Task to carry out:
Please print the full listing exactly.

Data under study:
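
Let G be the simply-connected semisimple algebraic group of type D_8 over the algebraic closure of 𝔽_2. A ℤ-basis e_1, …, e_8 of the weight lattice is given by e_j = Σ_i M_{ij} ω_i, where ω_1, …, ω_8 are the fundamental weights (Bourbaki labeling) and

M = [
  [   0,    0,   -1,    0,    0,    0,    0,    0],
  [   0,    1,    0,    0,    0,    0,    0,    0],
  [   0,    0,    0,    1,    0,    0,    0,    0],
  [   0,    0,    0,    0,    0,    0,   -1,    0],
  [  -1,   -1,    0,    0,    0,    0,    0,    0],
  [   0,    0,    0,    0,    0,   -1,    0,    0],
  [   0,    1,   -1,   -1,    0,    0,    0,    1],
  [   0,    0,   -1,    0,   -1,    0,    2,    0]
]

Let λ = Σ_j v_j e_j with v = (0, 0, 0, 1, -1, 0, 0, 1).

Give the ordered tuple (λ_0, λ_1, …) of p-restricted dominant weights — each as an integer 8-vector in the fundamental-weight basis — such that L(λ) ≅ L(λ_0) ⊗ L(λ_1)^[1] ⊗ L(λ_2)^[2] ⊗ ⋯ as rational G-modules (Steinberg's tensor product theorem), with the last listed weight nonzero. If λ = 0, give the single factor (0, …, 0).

((0, 0, 1, 0, 0, 0, 0, 1),)

ω-coordinates c = M·v, v = (0, 0, 0, 1, -1, 0, 0, 1):
  c_1 = (0)·(0) + (0)·(0) + (-1)·(0) + (0)·(1) + (0)·(-1) + (0)·(0) + (0)·(0) + (0)·(1) = 0
  c_2 = (0)·(0) + (1)·(0) + (0)·(0) + (0)·(1) + (0)·(-1) + (0)·(0) + (0)·(0) + (0)·(1) = 0
  c_3 = (0)·(0) + (0)·(0) + (0)·(0) + (1)·(1) + (0)·(-1) + (0)·(0) + (0)·(0) + (0)·(1) = 1
  c_4 = (0)·(0) + (0)·(0) + (0)·(0) + (0)·(1) + (0)·(-1) + (0)·(0) + (-1)·(0) + (0)·(1) = 0
  c_5 = (-1)·(0) + (-1)·(0) + (0)·(0) + (0)·(1) + (0)·(-1) + (0)·(0) + (0)·(0) + (0)·(1) = 0
  c_6 = (0)·(0) + (0)·(0) + (0)·(0) + (0)·(1) + (0)·(-1) + (-1)·(0) + (0)·(0) + (0)·(1) = 0
  c_7 = (0)·(0) + (1)·(0) + (-1)·(0) + (-1)·(1) + (0)·(-1) + (0)·(0) + (0)·(0) + (1)·(1) = 0
  c_8 = (0)·(0) + (0)·(0) + (-1)·(0) + (0)·(1) + (-1)·(-1) + (0)·(0) + (2)·(0) + (0)·(1) = 1
Expand coordinatewise in base 2:
  c_1 = 0
  c_2 = 0
  c_3 = 1 = 1·2^0
  c_4 = 0
  c_5 = 0
  c_6 = 0
  c_7 = 0
  c_8 = 1 = 1·2^0
λ_0 = (0, 0, 1, 0, 0, 0, 0, 1)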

Exercise answer:
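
Let G be the simply-connected semisimple algebraic group of type D_8 over the algebraic closure of 𝔽_2. A ℤ-basis e_1, …, e_8 of the weight lattice is given by e_j = Σ_i M_{ij} ω_i, where ω_1, …, ω_8 are the fundamental weights (Bourbaki labeling) and

M = [
  [   0,    0,   -1,    0,    0,    0,    0,    0],
  [   0,    1,    0,    0,    0,    0,    0,    0],
  [   0,    0,    0,    1,    0,    0,    0,    0],
  [   0,    0,    0,    0,    0,    0,   -1,    0],
  [  -1,   -1,    0,    0,    0,    0,    0,    0],
  [   0,    0,    0,    0,    0,   -1,    0,    0],
  [   0,    1,   -1,   -1,    0,    0,    0,    1],
  [   0,    0,   -1,    0,   -1,    0,    2,    0]
]

Let λ = Σ_j v_j e_j with v = (0, 0, 0, 1, -1, 0, 0, 1).

Give the ordered tuple (λ_0, λ_1, …) of p-restricted dominant weights — each as an integer 8-vector in the fundamental-weight basis — such that L(λ) ≅ L(λ_0) ⊗ L(λ_1)^[1] ⊗ L(λ_2)^[2] ⊗ ⋯ as rational G-modules (Steinberg's tensor product theorem), with the last listed weight nonzero. If λ = 0, give the single factor (0, …, 0).

((0, 0, 1, 0, 0, 0, 0, 1),)

ω-coordinates c = M·v, v = (0, 0, 0, 1, -1, 0, 0, 1):
  c_1 = (0)·(0) + (0)·(0) + (-1)·(0) + (0)·(1) + (0)·(-1) + (0)·(0) + (0)·(0) + (0)·(1) = 0
  c_2 = (0)·(0) + (1)·(0) + (0)·(0) + (0)·(1) + (0)·(-1) + (0)·(0) + (0)·(0) + (0)·(1) = 0
  c_3 = (0)·(0) + (0)·(0) + (0)·(0) + (1)·(1) + (0)·(-1) + (0)·(0) + (0)·(0) + (0)·(1) = 1
  c_4 = (0)·(0) + (0)·(0) + (0)·(0) + (0)·(1) + (0)·(-1) + (0)·(0) + (-1)·(0) + (0)·(1) = 0
  c_5 = (-1)·(0) + (-1)·(0) + (0)·(0) + (0)·(1) + (0)·(-1) + (0)·(0) + (0)·(0) + (0)·(1) = 0
  c_6 = (0)·(0) + (0)·(0) + (0)·(0) + (0)·(1) + (0)·(-1) + (-1)·(0) + (0)·(0) + (0)·(1) = 0
  c_7 = (0)·(0) + (1)·(0) + (-1)·(0) + (-1)·(1) + (0)·(-1) + (0)·(0) + (0)·(0) + (1)·(1) = 0
  c_8 = (0)·(0) + (0)·(0) + (-1)·(0) + (0)·(1) + (-1)·(-1) + (0)·(0) + (2)·(0) + (0)·(1) = 1
Expand coordinatewise in base 2:
  c_1 = 0
  c_2 = 0
  c_3 = 1 = 1·2^0
  c_4 = 0
  c_5 = 0
  c_6 = 0
  c_7 = 0
  c_8 = 1 = 1·2^0
λ_0 = (0, 0, 1, 0, 0, 0, 0, 1)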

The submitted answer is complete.